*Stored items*
════════════════════

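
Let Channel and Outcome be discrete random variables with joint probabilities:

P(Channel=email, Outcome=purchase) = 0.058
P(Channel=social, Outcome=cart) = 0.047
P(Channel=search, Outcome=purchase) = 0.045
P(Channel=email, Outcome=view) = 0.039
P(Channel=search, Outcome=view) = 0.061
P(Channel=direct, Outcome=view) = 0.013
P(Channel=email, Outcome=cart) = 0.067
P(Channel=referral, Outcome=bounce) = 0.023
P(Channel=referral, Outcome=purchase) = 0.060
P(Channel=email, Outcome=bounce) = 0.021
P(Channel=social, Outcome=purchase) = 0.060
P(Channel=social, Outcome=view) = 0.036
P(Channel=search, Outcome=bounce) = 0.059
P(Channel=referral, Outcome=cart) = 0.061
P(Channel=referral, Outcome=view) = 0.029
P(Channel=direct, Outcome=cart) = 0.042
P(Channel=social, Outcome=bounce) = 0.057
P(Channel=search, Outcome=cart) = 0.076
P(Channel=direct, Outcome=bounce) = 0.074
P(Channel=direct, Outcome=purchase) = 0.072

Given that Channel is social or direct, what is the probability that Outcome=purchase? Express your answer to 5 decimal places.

P(Channel=social) = 0.057 + 0.036 + 0.047 + 0.060 = 0.200.
P(Channel=direct) = 0.074 + 0.013 + 0.042 + 0.072 = 0.201.
P(Channel ∈ {social, direct}) = 0.200 + 0.201 = 0.401; P(Outcome=purchase, Channel ∈ {social, direct}) = 0.060 + 0.072 = 0.132.
P(Outcome=purchase | Channel ∈ {social, direct}) = 0.132/0.401 = 0.32918.

0.32918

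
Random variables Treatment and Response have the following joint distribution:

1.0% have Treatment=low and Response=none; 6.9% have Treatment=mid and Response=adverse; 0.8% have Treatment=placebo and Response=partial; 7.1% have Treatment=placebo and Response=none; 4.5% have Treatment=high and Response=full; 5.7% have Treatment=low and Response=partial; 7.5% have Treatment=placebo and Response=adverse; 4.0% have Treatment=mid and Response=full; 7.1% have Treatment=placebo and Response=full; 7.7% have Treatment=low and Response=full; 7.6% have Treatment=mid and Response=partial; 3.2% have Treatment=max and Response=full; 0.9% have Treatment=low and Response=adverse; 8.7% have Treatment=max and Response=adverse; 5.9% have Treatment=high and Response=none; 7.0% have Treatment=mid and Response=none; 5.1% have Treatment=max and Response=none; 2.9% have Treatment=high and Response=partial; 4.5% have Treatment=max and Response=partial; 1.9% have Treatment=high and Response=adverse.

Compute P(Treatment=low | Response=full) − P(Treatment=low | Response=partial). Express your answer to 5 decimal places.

0.02545

P(Response=full) = 0.071 + 0.077 + 0.040 + 0.045 + 0.032 = 0.265; P(Treatment=low | Response=full) = 0.077/0.265 = 0.290566.
P(Response=partial) = 0.008 + 0.057 + 0.076 + 0.029 + 0.045 = 0.215; P(Treatment=low | Response=partial) = 0.057/0.215 = 0.265116.
Difference = 0.02545.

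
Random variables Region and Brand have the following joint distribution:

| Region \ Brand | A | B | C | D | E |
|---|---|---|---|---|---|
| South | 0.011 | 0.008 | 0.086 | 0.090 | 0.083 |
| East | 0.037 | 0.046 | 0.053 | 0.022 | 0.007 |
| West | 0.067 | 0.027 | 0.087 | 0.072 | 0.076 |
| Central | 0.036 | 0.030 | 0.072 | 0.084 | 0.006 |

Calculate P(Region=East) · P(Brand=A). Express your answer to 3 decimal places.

P(Region=East) = 0.037 + 0.046 + 0.053 + 0.022 + 0.007 = 0.165.
P(Brand=A) = 0.011 + 0.037 + 0.067 + 0.036 = 0.151.
Product: 0.165 × 0.151 = 0.025.

0.025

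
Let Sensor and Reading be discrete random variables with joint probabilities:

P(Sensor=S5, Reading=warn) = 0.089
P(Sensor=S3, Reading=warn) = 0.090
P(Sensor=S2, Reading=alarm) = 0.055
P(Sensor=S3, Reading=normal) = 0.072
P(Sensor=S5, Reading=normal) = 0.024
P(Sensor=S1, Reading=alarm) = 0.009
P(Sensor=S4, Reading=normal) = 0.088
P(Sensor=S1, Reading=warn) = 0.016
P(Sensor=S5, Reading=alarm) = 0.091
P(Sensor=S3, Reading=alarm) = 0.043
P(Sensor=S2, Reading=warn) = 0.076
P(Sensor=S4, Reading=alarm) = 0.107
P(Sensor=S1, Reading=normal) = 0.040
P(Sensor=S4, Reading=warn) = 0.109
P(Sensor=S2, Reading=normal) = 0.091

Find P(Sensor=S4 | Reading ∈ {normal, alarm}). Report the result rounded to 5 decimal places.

P(Reading=normal) = 0.040 + 0.091 + 0.072 + 0.088 + 0.024 = 0.315.
P(Reading=alarm) = 0.009 + 0.055 + 0.043 + 0.107 + 0.091 = 0.305.
P(Reading ∈ {normal, alarm}) = 0.315 + 0.305 = 0.620; P(Sensor=S4, Reading ∈ {normal, alarm}) = 0.088 + 0.107 = 0.195.
P(Sensor=S4 | Reading ∈ {normal, alarm}) = 0.195/0.620 = 0.31452.

0.31452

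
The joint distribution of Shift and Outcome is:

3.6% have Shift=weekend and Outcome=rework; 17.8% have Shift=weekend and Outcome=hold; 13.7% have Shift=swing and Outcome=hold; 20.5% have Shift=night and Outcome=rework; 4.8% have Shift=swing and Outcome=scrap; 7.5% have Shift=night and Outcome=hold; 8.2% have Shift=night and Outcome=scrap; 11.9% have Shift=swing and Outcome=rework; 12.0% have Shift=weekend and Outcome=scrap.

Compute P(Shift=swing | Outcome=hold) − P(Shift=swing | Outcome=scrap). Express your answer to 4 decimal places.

0.1593

P(Outcome=hold) = 0.137 + 0.075 + 0.178 = 0.390; P(Shift=swing | Outcome=hold) = 0.137/0.390 = 0.35128.
P(Outcome=scrap) = 0.048 + 0.082 + 0.120 = 0.250; P(Shift=swing | Outcome=scrap) = 0.048/0.250 = 0.19200.
Difference = 0.1593.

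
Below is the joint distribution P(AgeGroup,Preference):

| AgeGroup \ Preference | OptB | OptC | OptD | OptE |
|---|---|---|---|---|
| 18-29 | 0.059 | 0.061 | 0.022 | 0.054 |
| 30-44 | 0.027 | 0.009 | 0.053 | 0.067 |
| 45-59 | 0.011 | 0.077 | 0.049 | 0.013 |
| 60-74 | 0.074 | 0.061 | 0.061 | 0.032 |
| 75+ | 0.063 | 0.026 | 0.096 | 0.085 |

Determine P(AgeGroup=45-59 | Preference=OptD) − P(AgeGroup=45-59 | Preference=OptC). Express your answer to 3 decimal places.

-0.155

P(Preference=OptD) = 0.022 + 0.053 + 0.049 + 0.061 + 0.096 = 0.281; P(AgeGroup=45-59 | Preference=OptD) = 0.049/0.281 = 0.1744.
P(Preference=OptC) = 0.061 + 0.009 + 0.077 + 0.061 + 0.026 = 0.234; P(AgeGroup=45-59 | Preference=OptC) = 0.077/0.234 = 0.3291.
Difference = -0.155.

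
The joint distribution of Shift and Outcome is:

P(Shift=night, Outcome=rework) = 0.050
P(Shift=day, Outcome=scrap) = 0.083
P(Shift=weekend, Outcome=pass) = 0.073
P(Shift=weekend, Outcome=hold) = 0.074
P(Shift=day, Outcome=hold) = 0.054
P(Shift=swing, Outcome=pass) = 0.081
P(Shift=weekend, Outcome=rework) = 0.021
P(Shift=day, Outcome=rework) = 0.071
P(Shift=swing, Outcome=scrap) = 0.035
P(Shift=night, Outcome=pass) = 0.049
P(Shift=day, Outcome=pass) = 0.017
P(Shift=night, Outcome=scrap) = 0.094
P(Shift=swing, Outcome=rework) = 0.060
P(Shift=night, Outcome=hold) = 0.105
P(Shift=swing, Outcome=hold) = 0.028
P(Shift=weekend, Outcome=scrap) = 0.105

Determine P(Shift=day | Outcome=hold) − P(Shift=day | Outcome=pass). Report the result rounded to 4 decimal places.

P(Outcome=hold) = 0.054 + 0.028 + 0.105 + 0.074 = 0.261; P(Shift=day | Outcome=hold) = 0.054/0.261 = 0.20690.
P(Outcome=pass) = 0.017 + 0.081 + 0.049 + 0.073 = 0.220; P(Shift=day | Outcome=pass) = 0.017/0.220 = 0.07727.
Difference = 0.1296.

0.1296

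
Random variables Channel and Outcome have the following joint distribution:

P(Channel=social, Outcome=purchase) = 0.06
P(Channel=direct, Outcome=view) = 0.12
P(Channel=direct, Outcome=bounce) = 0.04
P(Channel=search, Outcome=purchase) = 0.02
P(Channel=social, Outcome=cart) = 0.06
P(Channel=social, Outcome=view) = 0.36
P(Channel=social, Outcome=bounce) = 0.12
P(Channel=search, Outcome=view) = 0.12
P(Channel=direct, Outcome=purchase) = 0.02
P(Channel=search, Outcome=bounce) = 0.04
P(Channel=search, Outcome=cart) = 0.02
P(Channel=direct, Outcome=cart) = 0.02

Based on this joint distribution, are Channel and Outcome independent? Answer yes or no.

yes

Every cell satisfies P(Channel,Outcome) = P(Channel)·P(Outcome). For instance P(Channel=search) = 0.20, P(Outcome=cart) = 0.10, and 0.20×0.10 = 0.02 matches the joint entry. So Channel and Outcome are independent.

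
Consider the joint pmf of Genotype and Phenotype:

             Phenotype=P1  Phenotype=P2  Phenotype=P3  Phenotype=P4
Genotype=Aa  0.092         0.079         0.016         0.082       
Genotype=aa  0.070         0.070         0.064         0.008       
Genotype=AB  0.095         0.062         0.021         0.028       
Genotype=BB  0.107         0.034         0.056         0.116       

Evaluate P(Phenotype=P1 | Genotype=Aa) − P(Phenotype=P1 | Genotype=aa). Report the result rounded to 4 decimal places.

P(Genotype=Aa) = 0.092 + 0.079 + 0.016 + 0.082 = 0.269; P(Phenotype=P1 | Genotype=Aa) = 0.092/0.269 = 0.34201.
P(Genotype=aa) = 0.070 + 0.070 + 0.064 + 0.008 = 0.212; P(Phenotype=P1 | Genotype=aa) = 0.070/0.212 = 0.33019.
Difference = 0.0118.

0.0118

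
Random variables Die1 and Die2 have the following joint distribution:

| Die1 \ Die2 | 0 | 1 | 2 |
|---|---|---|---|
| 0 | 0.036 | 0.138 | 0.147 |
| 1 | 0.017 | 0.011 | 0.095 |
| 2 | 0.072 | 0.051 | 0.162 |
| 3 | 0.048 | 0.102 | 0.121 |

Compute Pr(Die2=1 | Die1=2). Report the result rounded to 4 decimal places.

P(Die1=2) = 0.072 + 0.051 + 0.162 = 0.285.
P(Die2=1 | Die1=2) = 0.051/0.285 = 0.1789.

0.1789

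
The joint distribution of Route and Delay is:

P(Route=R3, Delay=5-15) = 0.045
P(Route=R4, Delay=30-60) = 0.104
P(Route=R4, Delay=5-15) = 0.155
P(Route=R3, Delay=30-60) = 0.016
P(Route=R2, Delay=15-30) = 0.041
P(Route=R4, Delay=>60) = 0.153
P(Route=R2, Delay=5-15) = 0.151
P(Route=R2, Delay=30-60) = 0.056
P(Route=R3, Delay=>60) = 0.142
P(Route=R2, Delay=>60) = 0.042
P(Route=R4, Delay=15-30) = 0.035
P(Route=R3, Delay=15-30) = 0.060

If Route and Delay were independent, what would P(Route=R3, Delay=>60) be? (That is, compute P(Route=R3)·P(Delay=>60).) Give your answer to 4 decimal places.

0.0886

P(Route=R3) = 0.045 + 0.060 + 0.016 + 0.142 = 0.263.
P(Delay=>60) = 0.042 + 0.142 + 0.153 = 0.337.
Product: 0.263 × 0.337 = 0.0886.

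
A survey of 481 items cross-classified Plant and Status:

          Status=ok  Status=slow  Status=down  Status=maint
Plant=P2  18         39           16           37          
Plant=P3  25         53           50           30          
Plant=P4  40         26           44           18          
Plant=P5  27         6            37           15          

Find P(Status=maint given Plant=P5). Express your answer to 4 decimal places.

Total with Plant=P5: 27 + 6 + 37 + 15 = 85.
P(Status=maint | Plant=P5) = 15/85 = 0.1765.

0.1765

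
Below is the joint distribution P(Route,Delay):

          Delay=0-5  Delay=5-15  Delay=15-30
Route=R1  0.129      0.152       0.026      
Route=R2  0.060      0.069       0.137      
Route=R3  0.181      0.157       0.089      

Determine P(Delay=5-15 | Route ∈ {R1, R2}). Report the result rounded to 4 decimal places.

P(Route=R1) = 0.129 + 0.152 + 0.026 = 0.307.
P(Route=R2) = 0.060 + 0.069 + 0.137 = 0.266.
P(Route ∈ {R1, R2}) = 0.307 + 0.266 = 0.573; P(Delay=5-15, Route ∈ {R1, R2}) = 0.152 + 0.069 = 0.221.
P(Delay=5-15 | Route ∈ {R1, R2}) = 0.221/0.573 = 0.3857.

0.3857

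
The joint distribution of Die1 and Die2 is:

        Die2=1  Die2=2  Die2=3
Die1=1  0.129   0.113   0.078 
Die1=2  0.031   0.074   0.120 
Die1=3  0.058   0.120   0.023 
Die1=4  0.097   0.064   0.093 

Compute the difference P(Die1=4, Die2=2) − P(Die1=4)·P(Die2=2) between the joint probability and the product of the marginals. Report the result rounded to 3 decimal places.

P(Die1=4) = 0.097 + 0.064 + 0.093 = 0.254.
P(Die2=2) = 0.113 + 0.074 + 0.120 + 0.064 = 0.371.
P(Die1=4, Die2=2) − P(Die1=4)P(Die2=2) = 0.064 − 0.254×0.371 = -0.030.

-0.030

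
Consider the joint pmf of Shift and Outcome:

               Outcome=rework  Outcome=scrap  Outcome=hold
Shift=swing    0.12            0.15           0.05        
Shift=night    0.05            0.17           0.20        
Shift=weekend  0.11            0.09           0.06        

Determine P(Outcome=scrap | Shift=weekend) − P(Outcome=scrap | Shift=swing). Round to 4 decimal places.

P(Shift=weekend) = 0.11 + 0.09 + 0.06 = 0.26; P(Outcome=scrap | Shift=weekend) = 0.09/0.26 = 0.34615.
P(Shift=swing) = 0.12 + 0.15 + 0.05 = 0.32; P(Outcome=scrap | Shift=swing) = 0.15/0.32 = 0.46875.
Difference = -0.1226.

-0.1226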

════════════════════

*Exercise instructions*
Tell how many lines above contain the word "email". Nothing but the number is needed.

*Answer for this exercise*
4